___ GIVEN INFORMATION

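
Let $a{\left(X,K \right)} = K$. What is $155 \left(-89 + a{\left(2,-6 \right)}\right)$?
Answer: $-14725$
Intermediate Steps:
$155 \left(-89 + a{\left(2,-6 \right)}\right) = 155 \left(-89 - 6\right) = 155 \left(-95\right) = -14725$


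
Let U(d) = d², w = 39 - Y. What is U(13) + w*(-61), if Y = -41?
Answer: -4711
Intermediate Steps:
w = 80 (w = 39 - 1*(-41) = 39 + 41 = 80)
U(13) + w*(-61) = 13² + 80*(-61) = 169 - 4880 = -4711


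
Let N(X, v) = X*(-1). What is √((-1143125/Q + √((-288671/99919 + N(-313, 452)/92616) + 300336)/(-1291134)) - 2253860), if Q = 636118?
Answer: √(-4613121810711000012084477056908305772956613560 - 342603834049428343568722*√6430006717744883807738130)/45241169185830271836 ≈ 1501.3*I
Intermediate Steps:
N(X, v) = -X
√((-1143125/Q + √((-288671/99919 + N(-313, 452)/92616) + 300336)/(-1291134)) - 2253860) = √((-1143125/636118 + √((-288671/99919 - 1*(-313)/92616) + 300336)/(-1291134)) - 2253860) = √((-1143125*1/636118 + √((-288671*1/99919 + 313*(1/92616)) + 300336)*(-1/1291134)) - 2253860) = √((-1143125/636118 + √((-288671/99919 + 313/92616) + 300336)*(-1/1291134)) - 2253860) = √((-1143125/636118 + √(-26704278689/9254098104 + 300336)*(-1/1291134)) - 2253860) = √((-1143125/636118 + √(2779312103884255/9254098104)*(-1/1291134)) - 2253860) = √((-1143125/636118 + (√6430006717744883807738130/4627049052)*(-1/1291134)) - 2253860) = √((-1143125/636118 - √6430006717744883807738130/5974140350704968) - 2253860) = √(-1433722058605/636118 - √6430006717744883807738130/5974140350704968)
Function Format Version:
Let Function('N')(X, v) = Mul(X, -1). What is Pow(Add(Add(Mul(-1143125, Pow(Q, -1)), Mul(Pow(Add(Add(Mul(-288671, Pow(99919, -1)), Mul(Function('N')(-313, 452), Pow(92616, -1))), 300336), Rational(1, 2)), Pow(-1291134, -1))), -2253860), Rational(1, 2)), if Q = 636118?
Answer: Mul(Rational(1, 45241169185830271836), Pow(Add(-4613121810711000012084477056908305772956613560, Mul(-342603834049428343568722, Pow(6430006717744883807738130, Rational(1, 2)))), Rational(1, 2))) ≈ Mul(1501.3, I)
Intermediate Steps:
Function('N')(X, v) = Mul(-1, X)
Pow(Add(Add(Mul(-1143125, Pow(Q, -1)), Mul(Pow(Add(Add(Mul(-288671, Pow(99919, -1)), Mul(Function('N')(-313, 452), Pow(92616, -1))), 300336), Rational(1, 2)), Pow(-1291134, -1))), -2253860), Rational(1, 2)) = Pow(Add(Add(Mul(-1143125, Pow(636118, -1)), Mul(Pow(Add(Add(Mul(-288671, Pow(99919, -1)), Mul(Mul(-1, -313), Pow(92616, -1))), 300336), Rational(1, 2)), Pow(-1291134, -1))), -2253860), Rational(1, 2)) = Pow(Add(Add(Mul(-1143125, Rational(1, 636118)), Mul(Pow(Add(Add(Mul(-288671, Rational(1, 99919)), Mul(313, Rational(1, 92616))), 300336), Rational(1, 2)), Rational(-1, 1291134))), -2253860), Rational(1, 2)) = Pow(Add(Add(Rational(-1143125, 636118), Mul(Pow(Add(Add(Rational(-288671, 99919), Rational(313, 92616)), 300336), Rational(1, 2)), Rational(-1, 1291134))), -2253860), Rational(1, 2)) = Pow(Add(Add(Rational(-1143125, 636118), Mul(Pow(Add(Rational(-26704278689, 9254098104), 300336), Rational(1, 2)), Rational(-1, 1291134))), -2253860), Rational(1, 2)) = Pow(Add(Add(Rational(-1143125, 636118), Mul(Pow(Rational(2779312103884255, 9254098104), Rational(1, 2)), Rational(-1, 1291134))), -2253860), Rational(1, 2)) = Pow(Add(Add(Rational(-1143125, 636118), Mul(Mul(Rational(1, 4627049052), Pow(6430006717744883807738130, Rational(1, 2))), Rational(-1, 1291134))), -2253860), Rational(1, 2)) = Pow(Add(Add(Rational(-1143125, 636118), Mul(Rational(-1, 5974140350704968), Pow(6430006717744883807738130, Rational(1, 2)))), -2253860), Rational(1, 2)) = Pow(Add(Rational(-1433722058605, 636118), Mul(Rational(-1, 5974140350704968), Pow(6430006717744883807738130, Rational(1, 2)))), Rational(1, 2))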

______

**EXERCISE REQUIREMENTS**
Print all of the lines above so that each one matches its original exactly.

**EXERCISE ANSWER**
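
Let $a{\left(X,K \right)} = K$. What is $155 \left(-89 + a{\left(2,-6 \right)}\right)$?
Answer: $-14725$
Intermediate Steps:
$155 \left(-89 + a{\left(2,-6 \right)}\right) = 155 \left(-89 - 6\right) = 155 \left(-95\right) = -14725$


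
Let U(d) = d², w = 39 - Y. What is U(13) + w*(-61), if Y = -41?
Answer: -4711
Intermediate Steps:
w = 80 (w = 39 - 1*(-41) = 39 + 41 = 80)
U(13) + w*(-61) = 13² + 80*(-61) = 169 - 4880 = -4711


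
Let N(X, v) = X*(-1). What is √((-1143125/Q + √((-288671/99919 + N(-313, 452)/92616) + 300336)/(-1291134)) - 2253860), if Q = 636118?
Answer: √(-4613121810711000012084477056908305772956613560 - 342603834049428343568722*√6430006717744883807738130)/45241169185830271836 ≈ 1501.3*I
Intermediate Steps:
N(X, v) = -X
√((-1143125/Q + √((-288671/99919 + N(-313, 452)/92616) + 300336)/(-1291134)) - 2253860) = √((-1143125/636118 + √((-288671/99919 - 1*(-313)/92616) + 300336)/(-1291134)) - 2253860) = √((-1143125*1/636118 + √((-288671*1/99919 + 313*(1/92616)) + 300336)*(-1/1291134)) - 2253860) = √((-1143125/636118 + √((-288671/99919 + 313/92616) + 300336)*(-1/1291134)) - 2253860) = √((-1143125/636118 + √(-26704278689/9254098104 + 300336)*(-1/1291134)) - 2253860) = √((-1143125/636118 + √(2779312103884255/9254098104)*(-1/1291134)) - 2253860) = √((-1143125/636118 + (√6430006717744883807738130/4627049052)*(-1/1291134)) - 2253860) = √((-1143125/636118 - √6430006717744883807738130/5974140350704968) - 2253860) = √(-1433722058605/636118 - √6430006717744883807738130/5974140350704968)
Function Format Version:
Let Function('N')(X, v) = Mul(X, -1). What is Pow(Add(Add(Mul(-1143125, Pow(Q, -1)), Mul(Pow(Add(Add(Mul(-288671, Pow(99919, -1)), Mul(Function('N')(-313, 452), Pow(92616, -1))), 300336), Rational(1, 2)), Pow(-1291134, -1))), -2253860), Rational(1, 2)), if Q = 636118?
Answer: Mul(Rational(1, 45241169185830271836), Pow(Add(-4613121810711000012084477056908305772956613560, Mul(-342603834049428343568722, Pow(6430006717744883807738130, Rational(1, 2)))), Rational(1, 2))) ≈ Mul(1501.3, I)
Intermediate Steps:
Function('N')(X, v) = Mul(-1, X)
Pow(Add(Add(Mul(-1143125, Pow(Q, -1)), Mul(Pow(Add(Add(Mul(-288671, Pow(99919, -1)), Mul(Function('N')(-313, 452), Pow(92616, -1))), 300336), Rational(1, 2)), Pow(-1291134, -1))), -2253860), Rational(1, 2)) = Pow(Add(Add(Mul(-1143125, Pow(636118, -1)), Mul(Pow(Add(Add(Mul(-288671, Pow(99919, -1)), Mul(Mul(-1, -313), Pow(92616, -1))), 300336), Rational(1, 2)), Pow(-1291134, -1))), -2253860), Rational(1, 2)) = Pow(Add(Add(Mul(-1143125, Rational(1, 636118)), Mul(Pow(Add(Add(Mul(-288671, Rational(1, 99919)), Mul(313, Rational(1, 92616))), 300336), Rational(1, 2)), Rational(-1, 1291134))), -2253860), Rational(1, 2)) = Pow(Add(Add(Rational(-1143125, 636118), Mul(Pow(Add(Add(Rational(-288671, 99919), Rational(313, 92616)), 300336), Rational(1, 2)), Rational(-1, 1291134))), -2253860), Rational(1, 2)) = Pow(Add(Add(Rational(-1143125, 636118), Mul(Pow(Add(Rational(-26704278689, 9254098104), 300336), Rational(1, 2)), Rational(-1, 1291134))), -2253860), Rational(1, 2)) = Pow(Add(Add(Rational(-1143125, 636118), Mul(Pow(Rational(2779312103884255, 9254098104), Rational(1, 2)), Rational(-1, 1291134))), -2253860), Rational(1, 2)) = Pow(Add(Add(Rational(-1143125, 636118), Mul(Mul(Rational(1, 4627049052), Pow(6430006717744883807738130, Rational(1, 2))), Rational(-1, 1291134))), -2253860), Rational(1, 2)) = Pow(Add(Add(Rational(-1143125, 636118), Mul(Rational(-1, 5974140350704968), Pow(6430006717744883807738130, Rational(1, 2)))), -2253860), Rational(1, 2)) = Pow(Add(Rational(-1433722058605, 636118), Mul(Rational(-1, 5974140350704968), Pow(6430006717744883807738130, Rational(1, 2)))), Rational(1, 2))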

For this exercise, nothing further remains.